THE TASK: Would you please transcribe, exactly as written, the lines of the entries below starting at the one that holds "Let N = H(1" and ending at the one that holds "Answer: 280", both included?

INPUT FOR THIS TASK:
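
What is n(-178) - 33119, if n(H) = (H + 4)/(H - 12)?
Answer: -3146218/95 ≈ -33118.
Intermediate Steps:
n(H) = (4 + H)/(-12 + H)
n(-178) - 33119 = (4 - 178)/(-12 - 178) - 33119 = -174/(-190) - 33119 = -1/190*(-174) - 33119 = 87/95 - 33119 = -3146218/95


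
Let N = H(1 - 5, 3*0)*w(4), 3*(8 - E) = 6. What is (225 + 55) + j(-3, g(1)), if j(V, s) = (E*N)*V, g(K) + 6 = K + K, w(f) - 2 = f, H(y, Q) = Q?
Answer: 280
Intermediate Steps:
E = 6 (E = 8 - ⅓*6 = 8 - 2 = 6)
w(f) = 2 + f
N = 0 (N = (3*0)*(2 + 4) = 0*6 = 0)
g(K) = -6 + 2*K (g(K) = -6 + (K + K) = -6 + 2*K)
j(V, s) = 0 (j(V, s) = (6*0)*V = 0*V = 0)
(225 + 55) + j(-3, g(1)) = (225 + 55) + 0 = 280 + 0 = 280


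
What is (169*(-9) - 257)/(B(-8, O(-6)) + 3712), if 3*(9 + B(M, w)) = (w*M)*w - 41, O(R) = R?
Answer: -381/770 ≈ -0.49481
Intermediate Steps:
B(M, w) = -68/3 + M*w²/3 (B(M, w) = -9 + ((w*M)*w - 41)/3 = -9 + ((M*w)*w - 41)/3 = -9 + (M*w² - 41)/3 = -9 + (-41 + M*w²)/3 = -9 + (-41/3 + M*w²/3) = -68/3 + M*w²/3)
(169*(-9) - 257)/(B(-8, O(-6)) + 3712) = (169*(-9) - 257)/((-68/3 + (⅓)*(-8)*(-6)²) + 3712) = (-1521 - 257)/((-68/3 + (⅓)*(-8)*36) + 3712) = -1778/((-68/3 - 96) + 3712) = -1778/(-356/3 + 3712) = -1778/10780/3 = -1778*3/10780 = -381/770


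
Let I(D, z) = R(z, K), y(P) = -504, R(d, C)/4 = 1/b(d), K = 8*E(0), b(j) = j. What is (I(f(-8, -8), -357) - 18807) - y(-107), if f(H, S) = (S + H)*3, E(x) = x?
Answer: -6534175/357 ≈ -18303.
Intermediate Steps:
f(H, S) = 3*H + 3*S (f(H, S) = (H + S)*3 = 3*H + 3*S)
K = 0 (K = 8*0 = 0)
R(d, C) = 4/d
I(D, z) = 4/z
(I(f(-8, -8), -357) - 18807) - y(-107) = (4/(-357) - 18807) - 1*(-504) = (4*(-1/357) - 18807) + 504 = (-4/357 - 18807) + 504 = -6714103/357 + 504 = -6534175/357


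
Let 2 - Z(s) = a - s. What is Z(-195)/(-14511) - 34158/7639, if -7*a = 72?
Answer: -3459896885/775946703 ≈ -4.4589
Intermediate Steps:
a = -72/7 (a = -⅐*72 = -72/7 ≈ -10.286)
Z(s) = 86/7 + s (Z(s) = 2 - (-72/7 - s) = 2 + (72/7 + s) = 86/7 + s)
Z(-195)/(-14511) - 34158/7639 = (86/7 - 195)/(-14511) - 34158/7639 = -1279/7*(-1/14511) - 34158*1/7639 = 1279/101577 - 34158/7639 = -3459896885/775946703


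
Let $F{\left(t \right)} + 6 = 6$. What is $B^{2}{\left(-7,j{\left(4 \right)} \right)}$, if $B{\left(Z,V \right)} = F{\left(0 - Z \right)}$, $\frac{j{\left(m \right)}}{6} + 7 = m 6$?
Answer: $0$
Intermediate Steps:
$j{\left(m \right)} = -42 + 36 m$ ($j{\left(m \right)} = -42 + 6 m 6 = -42 + 6 \cdot 6 m = -42 + 36 m$)
$F{\left(t \right)} = 0$ ($F{\left(t \right)} = -6 + 6 = 0$)
$B{\left(Z,V \right)} = 0$
$B^{2}{\left(-7,j{\left(4 \right)} \right)} = 0^{2} = 0$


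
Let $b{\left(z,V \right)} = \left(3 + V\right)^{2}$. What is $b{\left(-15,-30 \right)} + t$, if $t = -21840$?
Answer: $-21111$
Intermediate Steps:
$b{\left(-15,-30 \right)} + t = \left(3 - 30\right)^{2} - 21840 = \left(-27\right)^{2} - 21840 = 729 - 21840 = -21111$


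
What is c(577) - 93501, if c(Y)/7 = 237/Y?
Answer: -53948418/577 ≈ -93498.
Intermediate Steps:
c(Y) = 1659/Y (c(Y) = 7*(237/Y) = 1659/Y)
c(577) - 93501 = 1659/577 - 93501 = -53948418/577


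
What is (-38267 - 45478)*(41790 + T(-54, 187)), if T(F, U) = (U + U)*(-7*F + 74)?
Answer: -17656628310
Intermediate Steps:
T(F, U) = 2*U*(74 - 7*F) (T(F, U) = (2*U)*(74 - 7*F) = 2*U*(74 - 7*F))
(-38267 - 45478)*(41790 + T(-54, 187)) = (-38267 - 45478)*(41790 + 2*187*(74 - 7*(-54))) = -83745*(41790 + 2*187*(74 + 378)) = -83745*(41790 + 2*187*452) = -83745*(41790 + 169048) = -83745*210838 = -17656628310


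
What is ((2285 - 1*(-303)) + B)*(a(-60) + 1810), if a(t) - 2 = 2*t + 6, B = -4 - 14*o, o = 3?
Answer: 4316316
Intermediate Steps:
B = -46 (B = -4 - 14*3 = -4 - 42 = -46)
a(t) = 8 + 2*t (a(t) = 2 + (2*t + 6) = 2 + (6 + 2*t) = 8 + 2*t)
((2285 - 1*(-303)) + B)*(a(-60) + 1810) = ((2285 - 1*(-303)) - 46)*((8 + 2*(-60)) + 1810) = ((2285 + 303) - 46)*((8 - 120) + 1810) = (2588 - 46)*(-112 + 1810) = 2542*1698 = 4316316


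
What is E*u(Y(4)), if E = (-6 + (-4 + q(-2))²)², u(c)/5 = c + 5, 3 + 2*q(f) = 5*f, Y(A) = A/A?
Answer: 2608335/8 ≈ 3.2604e+5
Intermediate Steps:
Y(A) = 1
q(f) = -3/2 + 5*f/2 (q(f) = -3/2 + (5*f)/2 = -3/2 + 5*f/2)
u(c) = 25 + 5*c (u(c) = 5*(c + 5) = 5*(5 + c) = 25 + 5*c)
E = 173889/16 (E = (-6 + (-4 + (-3/2 + (5/2)*(-2)))²)² = (-6 + (-4 + (-3/2 - 5))²)² = (-6 + (-4 - 13/2)²)² = (-6 + (-21/2)²)² = (-6 + 441/4)² = (417/4)² = 173889/16 ≈ 10868.)
E*u(Y(4)) = 173889*(25 + 5*1)/16 = 173889*(25 + 5)/16 = (173889/16)*30 = 2608335/8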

SOLUTION TO THE EXERCISE:
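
Let N = H(1 - 5, 3*0)*w(4), 3*(8 - E) = 6. What is (225 + 55) + j(-3, g(1)), if j(V, s) = (E*N)*V, g(K) + 6 = K + K, w(f) - 2 = f, H(y, Q) = Q?
Answer: 280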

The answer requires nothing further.